Having found the line that contains "Initial 3x4 grid", please retype only it and every line after it up to the end of the entries, exactly as written.

Records for this exercise START

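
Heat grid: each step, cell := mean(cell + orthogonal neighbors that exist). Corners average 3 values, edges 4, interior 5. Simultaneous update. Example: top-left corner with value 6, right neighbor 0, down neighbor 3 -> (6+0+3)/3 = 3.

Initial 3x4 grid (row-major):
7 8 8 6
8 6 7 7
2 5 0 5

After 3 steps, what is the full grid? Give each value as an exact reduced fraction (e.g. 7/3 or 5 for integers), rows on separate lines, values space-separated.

Answer: 14713/2160 5993/900 168/25 4637/720
84923/14400 36157/6000 11409/2000 28091/4800
3791/720 5849/1200 5989/1200 3557/720

Derivation:
After step 1:
  23/3 29/4 29/4 7
  23/4 34/5 28/5 25/4
  5 13/4 17/4 4
After step 2:
  62/9 869/120 271/40 41/6
  1513/240 573/100 603/100 457/80
  14/3 193/40 171/40 29/6
After step 3:
  14713/2160 5993/900 168/25 4637/720
  84923/14400 36157/6000 11409/2000 28091/4800
  3791/720 5849/1200 5989/1200 3557/720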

Records for this exercise END

→ Reply to the exercise
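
Initial 3x4 grid (row-major):
7 8 8 6
8 6 7 7
2 5 0 5

After 3 steps, what is the full grid? Give each value as an exact reduced fraction (e.g. 7/3 or 5 for integers), rows on separate lines, values space-separated.

Answer: 14713/2160 5993/900 168/25 4637/720
84923/14400 36157/6000 11409/2000 28091/4800
3791/720 5849/1200 5989/1200 3557/720

Derivation:
After step 1:
  23/3 29/4 29/4 7
  23/4 34/5 28/5 25/4
  5 13/4 17/4 4
After step 2:
  62/9 869/120 271/40 41/6
  1513/240 573/100 603/100 457/80
  14/3 193/40 171/40 29/6
After step 3:
  14713/2160 5993/900 168/25 4637/720
  84923/14400 36157/6000 11409/2000 28091/4800
  3791/720 5849/1200 5989/1200 3557/720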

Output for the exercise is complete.